* Exercise goal *
Only one stretch of the listing below is wanted: the line with "A pulp mill discharges 0.21" and all lines after it. Reproduce that stretch exactly.

* Supplied records *
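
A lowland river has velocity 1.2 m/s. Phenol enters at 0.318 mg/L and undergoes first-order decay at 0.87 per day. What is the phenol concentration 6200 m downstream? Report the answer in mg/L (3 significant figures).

Travel time t = 6200 m / 1.2 m/s = 6200/1.2 = 5167 s = 0.0598 d.
First-order decay: C = 0.318·exp(−0.87·0.0598) = 0.318·0.9493 = 0.3019 mg/L.

0.302 mg/L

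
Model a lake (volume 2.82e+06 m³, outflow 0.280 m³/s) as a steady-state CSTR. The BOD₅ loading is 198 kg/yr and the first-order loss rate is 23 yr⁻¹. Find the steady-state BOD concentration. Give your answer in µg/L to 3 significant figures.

Outflow Q = 0.280 m³/s × 3.156e+07 s/yr = 8.836e+06 m³/yr.
Steady-state CSTR mass balance: W = Q·C + k·V·C, so C = W/(Q + kV).
Q + kV = 8.836e+06 + 23·2.82e+06 = 7.37e+07 m³/yr.
C = 198/7.37e+07 = 2.687e-06 kg/m³ = 0.002687 mg/L = 2.687 µg/L.

2.69 µg/L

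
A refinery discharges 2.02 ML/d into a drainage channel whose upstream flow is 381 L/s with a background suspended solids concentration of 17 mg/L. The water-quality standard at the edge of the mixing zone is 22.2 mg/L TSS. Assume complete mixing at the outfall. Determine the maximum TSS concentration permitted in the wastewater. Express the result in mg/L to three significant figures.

2.02 ML/d = 0.02338 m³/s.
381 L/s = 0.381 m³/s.
Mass balance: 22.2·0.4044 = 0.02338·Cₑ + 0.381·17.
Cₑ = (8.977 − 6.477) / 0.02338 = 106.9 mg/L.

107 mg/L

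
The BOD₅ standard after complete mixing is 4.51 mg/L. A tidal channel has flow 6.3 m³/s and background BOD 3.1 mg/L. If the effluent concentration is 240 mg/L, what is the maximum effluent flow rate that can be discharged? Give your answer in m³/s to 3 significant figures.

Mass balance at complete mixing: C_std·(Q_w + Q_r) = Q_w·C_e + Q_r·C_b.
Rearranging, Q_w = Q_r·(C_std − C_b)/(C_e − C_std) = 6.3·(4.51 − 3.1) / (240 − 4.51) = 0.03772 m³/s.

0.0377 m³/s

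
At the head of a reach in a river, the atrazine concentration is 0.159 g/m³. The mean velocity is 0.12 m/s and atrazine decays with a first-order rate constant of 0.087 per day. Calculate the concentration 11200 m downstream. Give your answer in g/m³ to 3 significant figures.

0.145 g/m³

Travel time t = 11200 m / 0.12 m/s = 1.12e+04/0.12 = 9.333e+04 s = 1.08 d.
First-order decay: C = 0.159·exp(−0.087·1.08) = 0.159·0.9103 = 0.1447 g/m³.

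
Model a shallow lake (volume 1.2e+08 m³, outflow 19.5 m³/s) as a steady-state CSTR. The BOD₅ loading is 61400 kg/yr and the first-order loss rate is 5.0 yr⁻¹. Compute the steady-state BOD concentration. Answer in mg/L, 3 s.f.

0.0505 mg/L

Outflow Q = 19.5 m³/s × 3.156e+07 s/yr = 6.154e+08 m³/yr.
Steady-state CSTR mass balance: W = Q·C + k·V·C, so C = W/(Q + kV).
Q + kV = 6.154e+08 + 5.0·1.2e+08 = 1.215e+09 m³/yr.
C = 61400/1.215e+09 = 5.052e-05 kg/m³ = 0.05052 mg/L.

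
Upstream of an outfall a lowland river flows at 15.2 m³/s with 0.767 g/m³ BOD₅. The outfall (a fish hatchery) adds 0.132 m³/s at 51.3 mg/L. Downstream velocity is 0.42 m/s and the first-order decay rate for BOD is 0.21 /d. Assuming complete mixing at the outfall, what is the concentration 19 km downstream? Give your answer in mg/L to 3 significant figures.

1.08 mg/L

After complete mixing, C₀ = (0.132·51.3 + 15.2·0.767) / 15.33 = 1.202 mg/L.
Travel time t = 1.9e+04 m / 0.42 m/s = 4.524e+04 s = 0.5236 d.
C = 1.202·exp(−0.21·0.5236) = 1.202·0.8959 = 1.077 mg/L.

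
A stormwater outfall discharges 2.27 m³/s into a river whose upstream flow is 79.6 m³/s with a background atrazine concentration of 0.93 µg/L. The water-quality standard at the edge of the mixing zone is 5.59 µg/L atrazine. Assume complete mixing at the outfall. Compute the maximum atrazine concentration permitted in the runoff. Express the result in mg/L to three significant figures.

0.93 µg/L = 0.00093 mg/L.
5.59 µg/L = 0.00559 mg/L.
Mass balance: 0.00559·81.87 = 2.27·Cₑ + 79.6·0.00093.
Cₑ = (0.4577 − 0.07403) / 2.27 = 0.169 mg/L.

0.169 mg/L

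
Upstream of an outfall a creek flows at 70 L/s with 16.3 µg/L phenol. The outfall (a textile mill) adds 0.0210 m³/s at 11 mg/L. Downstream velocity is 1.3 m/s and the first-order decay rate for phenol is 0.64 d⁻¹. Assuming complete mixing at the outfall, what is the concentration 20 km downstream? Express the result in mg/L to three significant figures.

70 L/s = 0.07 m³/s.
16.3 µg/L = 0.0163 mg/L.
After complete mixing, C₀ = (0.021·11 + 0.07·0.0163) / 0.091 = 2.551 mg/L.
Travel time t = 2e+04 m / 1.3 m/s = 1.538e+04 s = 0.1781 d.
C = 2.551·exp(−0.64·0.1781) = 2.551·0.8923 = 2.276 mg/L.

2.28 mg/L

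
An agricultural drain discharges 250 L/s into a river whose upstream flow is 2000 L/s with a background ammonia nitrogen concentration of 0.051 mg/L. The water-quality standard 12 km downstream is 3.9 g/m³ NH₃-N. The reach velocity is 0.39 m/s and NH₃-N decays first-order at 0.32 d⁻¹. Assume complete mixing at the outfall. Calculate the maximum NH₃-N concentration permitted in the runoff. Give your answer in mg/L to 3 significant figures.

38.9 mg/L

250 L/s = 0.25 m³/s.
2000 L/s = 2 m³/s.
Travel time to the compliance point: t = 1.2e+04/0.39 = 3.077e+04 s = 0.3561 d; decay factor exp(−0.32·0.3561) = 0.8923.
So the concentration just after mixing may be at most 3.9/0.8923 = 4.371 mg/L.
Mass balance: 4.371·2.25 = 0.25·Cₑ + 2·0.051.
Cₑ = (9.834 − 0.102) / 0.25 = 38.93 mg/L.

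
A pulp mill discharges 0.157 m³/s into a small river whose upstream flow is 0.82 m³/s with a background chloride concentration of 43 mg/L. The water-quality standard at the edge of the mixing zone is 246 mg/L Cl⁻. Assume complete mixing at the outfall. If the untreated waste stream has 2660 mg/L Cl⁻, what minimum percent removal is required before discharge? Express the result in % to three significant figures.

Mass balance: 246·0.977 = 0.157·Cₑ + 0.82·43.
Cₑ = (240.3 − 35.26) / 0.157 = 1306 mg/L.
Required removal = 1 − 1306/2660 = 50.89 %.

50.9 %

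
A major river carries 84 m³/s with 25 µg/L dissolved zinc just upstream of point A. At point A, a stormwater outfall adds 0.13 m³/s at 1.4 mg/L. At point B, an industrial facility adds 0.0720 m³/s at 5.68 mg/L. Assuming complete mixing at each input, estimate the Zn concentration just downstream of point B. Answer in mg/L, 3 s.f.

0.0320 mg/L

25 µg/L = 0.025 mg/L.
After input A: C = (84·0.025 + 0.13·1.4) / 84.13 = 0.02712 mg/L.
After input B: C = (84.13·0.02712 + 0.072·5.68) / 84.2 = 0.03196 mg/L.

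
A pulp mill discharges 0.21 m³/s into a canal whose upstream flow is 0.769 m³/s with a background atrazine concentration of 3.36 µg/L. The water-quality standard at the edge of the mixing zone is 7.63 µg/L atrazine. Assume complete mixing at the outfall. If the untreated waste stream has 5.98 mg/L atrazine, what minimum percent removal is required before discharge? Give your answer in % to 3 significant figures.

3.36 µg/L = 0.00336 mg/L.
7.63 µg/L = 0.00763 mg/L.
Mass balance: 0.00763·0.979 = 0.21·Cₑ + 0.769·0.00336.
Cₑ = (0.00747 − 0.002584) / 0.21 = 0.02327 mg/L.
Required removal = 1 − 0.02327/5.98 = 99.61 %.

99.6 %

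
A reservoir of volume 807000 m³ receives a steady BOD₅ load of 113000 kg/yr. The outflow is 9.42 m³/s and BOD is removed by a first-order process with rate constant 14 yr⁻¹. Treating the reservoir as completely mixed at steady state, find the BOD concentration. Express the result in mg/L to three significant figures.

Outflow Q = 9.42 m³/s × 3.156e+07 s/yr = 2.973e+08 m³/yr.
Steady-state CSTR mass balance: W = Q·C + k·V·C, so C = W/(Q + kV).
Q + kV = 2.973e+08 + 14·807000 = 3.086e+08 m³/yr.
C = 113000/3.086e+08 = 0.0003662 kg/m³ = 0.3662 mg/L.

0.366 mg/L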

* Your solution *
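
A pulp mill discharges 0.21 m³/s into a canal whose upstream flow is 0.769 m³/s with a background atrazine concentration of 3.36 µg/L. The water-quality standard at the edge of the mixing zone is 7.63 µg/L atrazine. Assume complete mixing at the outfall. If the untreated waste stream has 5.98 mg/L atrazine, what minimum percent removal is required before discharge? Give your answer in % to 3 significant figures.

3.36 µg/L = 0.00336 mg/L.
7.63 µg/L = 0.00763 mg/L.
Mass balance: 0.00763·0.979 = 0.21·Cₑ + 0.769·0.00336.
Cₑ = (0.00747 − 0.002584) / 0.21 = 0.02327 mg/L.
Required removal = 1 − 0.02327/5.98 = 99.61 %.

99.6 %

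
A reservoir of volume 807000 m³ receives a steady BOD₅ load of 113000 kg/yr. The outflow is 9.42 m³/s and BOD is removed by a first-order process with rate constant 14 yr⁻¹. Treating the reservoir as completely mixed at steady state, find the BOD concentration. Express the result in mg/L to three significant figures.

Outflow Q = 9.42 m³/s × 3.156e+07 s/yr = 2.973e+08 m³/yr.
Steady-state CSTR mass balance: W = Q·C + k·V·C, so C = W/(Q + kV).
Q + kV = 2.973e+08 + 14·807000 = 3.086e+08 m³/yr.
C = 113000/3.086e+08 = 0.0003662 kg/m³ = 0.3662 mg/L.

0.366 mg/L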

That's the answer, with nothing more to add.